• **Exercise objective**
Look below for the line that contains "Distance(Z, D) = 22.3", then copy it and each following line exactly, through and including the line that contains "Orientation: M lies".
═════ Dataset entries ═════
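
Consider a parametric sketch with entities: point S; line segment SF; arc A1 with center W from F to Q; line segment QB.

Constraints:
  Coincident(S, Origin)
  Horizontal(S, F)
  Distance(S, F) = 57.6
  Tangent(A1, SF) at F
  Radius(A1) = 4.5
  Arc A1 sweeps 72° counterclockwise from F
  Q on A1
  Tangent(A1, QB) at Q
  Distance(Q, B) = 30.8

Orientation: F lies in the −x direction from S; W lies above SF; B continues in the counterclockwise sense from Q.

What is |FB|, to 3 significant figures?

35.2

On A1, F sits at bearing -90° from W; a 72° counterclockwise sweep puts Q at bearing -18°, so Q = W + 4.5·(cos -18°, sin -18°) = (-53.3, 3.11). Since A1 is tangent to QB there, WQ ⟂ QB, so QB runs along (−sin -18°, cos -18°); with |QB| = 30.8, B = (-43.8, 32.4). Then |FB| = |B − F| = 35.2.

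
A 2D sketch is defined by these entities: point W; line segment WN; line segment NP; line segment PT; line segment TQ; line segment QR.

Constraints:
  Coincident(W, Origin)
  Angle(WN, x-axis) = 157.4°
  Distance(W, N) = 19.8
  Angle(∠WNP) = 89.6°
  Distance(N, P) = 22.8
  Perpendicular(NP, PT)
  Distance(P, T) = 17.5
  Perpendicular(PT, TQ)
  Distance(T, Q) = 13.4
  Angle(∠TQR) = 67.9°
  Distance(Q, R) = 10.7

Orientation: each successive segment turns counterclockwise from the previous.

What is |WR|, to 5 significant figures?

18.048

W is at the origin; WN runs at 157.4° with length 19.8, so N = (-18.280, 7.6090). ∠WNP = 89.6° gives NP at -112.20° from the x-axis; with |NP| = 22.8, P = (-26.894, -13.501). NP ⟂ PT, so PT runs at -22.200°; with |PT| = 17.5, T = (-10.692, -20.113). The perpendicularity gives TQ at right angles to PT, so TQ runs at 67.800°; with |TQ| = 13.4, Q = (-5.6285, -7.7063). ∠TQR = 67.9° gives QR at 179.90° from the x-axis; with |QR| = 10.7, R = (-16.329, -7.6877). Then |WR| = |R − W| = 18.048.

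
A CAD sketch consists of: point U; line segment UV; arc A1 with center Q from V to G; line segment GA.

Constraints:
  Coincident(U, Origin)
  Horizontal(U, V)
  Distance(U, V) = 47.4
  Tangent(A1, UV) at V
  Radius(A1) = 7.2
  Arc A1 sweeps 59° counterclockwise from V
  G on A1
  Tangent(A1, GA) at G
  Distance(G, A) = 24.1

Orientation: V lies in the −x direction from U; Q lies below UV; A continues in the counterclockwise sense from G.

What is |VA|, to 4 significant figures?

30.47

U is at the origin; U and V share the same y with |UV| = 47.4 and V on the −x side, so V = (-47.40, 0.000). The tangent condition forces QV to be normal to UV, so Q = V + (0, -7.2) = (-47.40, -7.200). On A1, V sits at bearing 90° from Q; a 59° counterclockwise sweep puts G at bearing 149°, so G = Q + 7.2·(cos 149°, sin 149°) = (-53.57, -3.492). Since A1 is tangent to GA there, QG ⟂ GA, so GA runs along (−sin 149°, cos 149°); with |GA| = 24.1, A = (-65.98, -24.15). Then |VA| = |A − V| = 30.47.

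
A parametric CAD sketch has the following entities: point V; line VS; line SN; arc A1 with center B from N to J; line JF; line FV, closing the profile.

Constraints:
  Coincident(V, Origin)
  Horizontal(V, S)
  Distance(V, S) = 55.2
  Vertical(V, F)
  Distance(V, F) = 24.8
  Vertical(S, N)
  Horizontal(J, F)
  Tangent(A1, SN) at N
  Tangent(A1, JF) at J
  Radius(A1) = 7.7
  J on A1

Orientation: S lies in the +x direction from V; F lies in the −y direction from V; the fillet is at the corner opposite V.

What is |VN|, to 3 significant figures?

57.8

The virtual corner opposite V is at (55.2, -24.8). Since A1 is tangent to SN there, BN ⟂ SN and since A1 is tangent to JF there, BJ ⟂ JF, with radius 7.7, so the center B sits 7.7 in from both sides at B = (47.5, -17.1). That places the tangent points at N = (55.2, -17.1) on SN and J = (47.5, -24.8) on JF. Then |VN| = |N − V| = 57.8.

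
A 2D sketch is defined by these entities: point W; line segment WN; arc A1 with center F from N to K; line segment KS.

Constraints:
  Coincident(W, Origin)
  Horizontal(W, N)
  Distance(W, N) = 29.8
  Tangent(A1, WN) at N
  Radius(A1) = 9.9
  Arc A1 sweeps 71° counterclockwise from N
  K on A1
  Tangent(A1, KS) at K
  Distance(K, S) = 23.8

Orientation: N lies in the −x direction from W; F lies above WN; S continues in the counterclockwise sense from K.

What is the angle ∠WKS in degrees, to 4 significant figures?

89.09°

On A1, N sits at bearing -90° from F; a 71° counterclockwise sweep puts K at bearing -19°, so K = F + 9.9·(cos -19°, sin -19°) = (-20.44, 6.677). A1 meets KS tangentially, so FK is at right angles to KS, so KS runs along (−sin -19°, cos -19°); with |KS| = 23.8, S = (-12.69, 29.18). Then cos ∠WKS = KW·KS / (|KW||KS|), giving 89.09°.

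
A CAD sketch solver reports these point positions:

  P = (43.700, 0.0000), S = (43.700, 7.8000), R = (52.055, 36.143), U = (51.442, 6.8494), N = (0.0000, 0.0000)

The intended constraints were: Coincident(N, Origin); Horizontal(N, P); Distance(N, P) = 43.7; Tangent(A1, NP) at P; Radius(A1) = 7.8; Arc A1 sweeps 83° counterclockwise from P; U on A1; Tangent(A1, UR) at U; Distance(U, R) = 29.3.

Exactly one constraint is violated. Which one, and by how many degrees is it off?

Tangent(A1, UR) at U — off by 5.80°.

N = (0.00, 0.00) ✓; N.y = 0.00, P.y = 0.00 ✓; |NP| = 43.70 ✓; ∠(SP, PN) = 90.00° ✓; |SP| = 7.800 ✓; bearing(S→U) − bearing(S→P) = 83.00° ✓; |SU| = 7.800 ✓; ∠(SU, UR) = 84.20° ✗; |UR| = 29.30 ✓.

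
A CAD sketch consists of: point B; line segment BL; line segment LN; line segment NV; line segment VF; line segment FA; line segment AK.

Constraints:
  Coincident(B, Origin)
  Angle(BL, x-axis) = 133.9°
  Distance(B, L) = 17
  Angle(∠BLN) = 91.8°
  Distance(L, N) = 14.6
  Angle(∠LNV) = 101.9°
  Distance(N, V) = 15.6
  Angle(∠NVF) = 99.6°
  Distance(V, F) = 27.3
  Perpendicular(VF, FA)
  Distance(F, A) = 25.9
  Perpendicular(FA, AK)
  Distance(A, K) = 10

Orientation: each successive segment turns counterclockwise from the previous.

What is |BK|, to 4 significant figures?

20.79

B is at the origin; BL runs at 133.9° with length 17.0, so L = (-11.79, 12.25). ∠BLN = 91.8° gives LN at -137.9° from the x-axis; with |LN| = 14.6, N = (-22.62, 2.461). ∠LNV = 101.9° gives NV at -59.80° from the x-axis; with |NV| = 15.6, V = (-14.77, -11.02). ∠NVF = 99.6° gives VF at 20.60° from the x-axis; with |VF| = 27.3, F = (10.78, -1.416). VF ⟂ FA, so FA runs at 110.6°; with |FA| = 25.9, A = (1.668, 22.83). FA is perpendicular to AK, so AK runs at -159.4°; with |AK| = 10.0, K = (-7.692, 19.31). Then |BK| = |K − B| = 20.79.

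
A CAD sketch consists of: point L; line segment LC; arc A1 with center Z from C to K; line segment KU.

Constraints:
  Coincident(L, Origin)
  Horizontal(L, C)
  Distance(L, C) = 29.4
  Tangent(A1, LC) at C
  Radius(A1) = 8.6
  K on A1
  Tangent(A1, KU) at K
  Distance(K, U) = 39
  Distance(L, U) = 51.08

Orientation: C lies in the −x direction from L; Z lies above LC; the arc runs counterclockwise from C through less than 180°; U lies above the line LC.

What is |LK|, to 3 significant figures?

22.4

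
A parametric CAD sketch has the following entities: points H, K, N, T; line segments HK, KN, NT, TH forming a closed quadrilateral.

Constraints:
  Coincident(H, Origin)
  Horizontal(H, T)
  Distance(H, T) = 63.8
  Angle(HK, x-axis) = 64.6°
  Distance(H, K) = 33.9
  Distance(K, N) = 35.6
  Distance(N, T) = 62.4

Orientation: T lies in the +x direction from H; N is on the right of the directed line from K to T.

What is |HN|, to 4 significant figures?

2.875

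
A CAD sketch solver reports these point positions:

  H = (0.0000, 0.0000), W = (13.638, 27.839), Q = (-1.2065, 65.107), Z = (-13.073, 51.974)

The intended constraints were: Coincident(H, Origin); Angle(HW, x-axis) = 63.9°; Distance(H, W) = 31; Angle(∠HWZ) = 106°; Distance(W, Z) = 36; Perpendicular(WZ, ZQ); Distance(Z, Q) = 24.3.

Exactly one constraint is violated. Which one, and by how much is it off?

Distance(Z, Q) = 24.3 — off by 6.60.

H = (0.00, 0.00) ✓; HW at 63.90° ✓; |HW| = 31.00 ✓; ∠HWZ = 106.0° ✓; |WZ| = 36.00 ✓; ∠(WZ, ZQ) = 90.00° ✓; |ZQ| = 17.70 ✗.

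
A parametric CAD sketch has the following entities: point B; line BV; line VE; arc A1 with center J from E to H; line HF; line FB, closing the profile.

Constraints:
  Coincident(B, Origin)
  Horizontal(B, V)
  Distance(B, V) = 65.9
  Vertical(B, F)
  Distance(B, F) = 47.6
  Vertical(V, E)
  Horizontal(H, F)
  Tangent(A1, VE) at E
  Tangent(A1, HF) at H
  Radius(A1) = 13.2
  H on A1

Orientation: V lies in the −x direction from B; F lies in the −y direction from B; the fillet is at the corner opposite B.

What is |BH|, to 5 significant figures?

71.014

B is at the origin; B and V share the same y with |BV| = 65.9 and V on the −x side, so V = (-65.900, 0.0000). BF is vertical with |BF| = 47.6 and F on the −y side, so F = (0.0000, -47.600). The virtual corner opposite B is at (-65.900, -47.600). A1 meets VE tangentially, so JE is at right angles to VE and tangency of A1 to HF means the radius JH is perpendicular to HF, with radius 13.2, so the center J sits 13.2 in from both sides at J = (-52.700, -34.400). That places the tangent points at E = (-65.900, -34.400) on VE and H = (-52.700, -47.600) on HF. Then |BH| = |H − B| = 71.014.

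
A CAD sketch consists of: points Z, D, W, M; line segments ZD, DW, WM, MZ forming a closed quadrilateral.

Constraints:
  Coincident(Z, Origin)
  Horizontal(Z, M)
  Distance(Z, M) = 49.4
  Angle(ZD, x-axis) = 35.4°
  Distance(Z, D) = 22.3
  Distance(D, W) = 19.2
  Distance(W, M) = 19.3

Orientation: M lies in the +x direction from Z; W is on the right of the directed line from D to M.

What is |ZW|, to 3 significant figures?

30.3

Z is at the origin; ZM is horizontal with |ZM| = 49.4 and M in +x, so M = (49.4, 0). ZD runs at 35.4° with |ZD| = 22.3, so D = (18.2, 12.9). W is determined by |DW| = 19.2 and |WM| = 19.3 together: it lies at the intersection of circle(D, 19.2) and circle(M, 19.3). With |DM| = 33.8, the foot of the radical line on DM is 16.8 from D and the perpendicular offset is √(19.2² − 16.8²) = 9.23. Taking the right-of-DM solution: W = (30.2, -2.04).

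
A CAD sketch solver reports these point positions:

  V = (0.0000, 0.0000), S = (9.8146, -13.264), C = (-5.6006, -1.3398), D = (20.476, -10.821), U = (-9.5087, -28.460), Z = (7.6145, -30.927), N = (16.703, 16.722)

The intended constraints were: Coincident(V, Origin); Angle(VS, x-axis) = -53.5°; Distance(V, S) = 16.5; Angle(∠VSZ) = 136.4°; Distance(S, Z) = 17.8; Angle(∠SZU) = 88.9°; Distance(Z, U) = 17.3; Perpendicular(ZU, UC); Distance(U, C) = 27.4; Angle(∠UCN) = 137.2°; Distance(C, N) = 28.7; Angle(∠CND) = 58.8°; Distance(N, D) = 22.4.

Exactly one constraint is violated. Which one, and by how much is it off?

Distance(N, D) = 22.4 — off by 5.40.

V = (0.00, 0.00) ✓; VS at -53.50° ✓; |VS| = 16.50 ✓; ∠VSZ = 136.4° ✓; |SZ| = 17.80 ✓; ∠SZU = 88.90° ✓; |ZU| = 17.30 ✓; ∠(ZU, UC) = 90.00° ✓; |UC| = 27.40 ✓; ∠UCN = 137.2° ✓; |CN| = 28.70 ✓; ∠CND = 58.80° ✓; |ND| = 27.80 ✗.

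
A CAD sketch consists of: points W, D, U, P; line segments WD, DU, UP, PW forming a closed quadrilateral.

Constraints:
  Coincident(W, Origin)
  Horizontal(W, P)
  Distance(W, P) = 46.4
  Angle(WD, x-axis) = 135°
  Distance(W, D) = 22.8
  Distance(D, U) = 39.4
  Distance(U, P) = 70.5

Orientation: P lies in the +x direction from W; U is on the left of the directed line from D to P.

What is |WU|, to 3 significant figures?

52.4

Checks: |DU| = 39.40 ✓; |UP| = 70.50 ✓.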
═════
• **Response area**
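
  Distance(Z, D) = 22.3
  Distance(D, W) = 19.2
  Distance(W, M) = 19.3

Orientation: M lies in the +x direction from Z; W is on the right of the directed line from D to M.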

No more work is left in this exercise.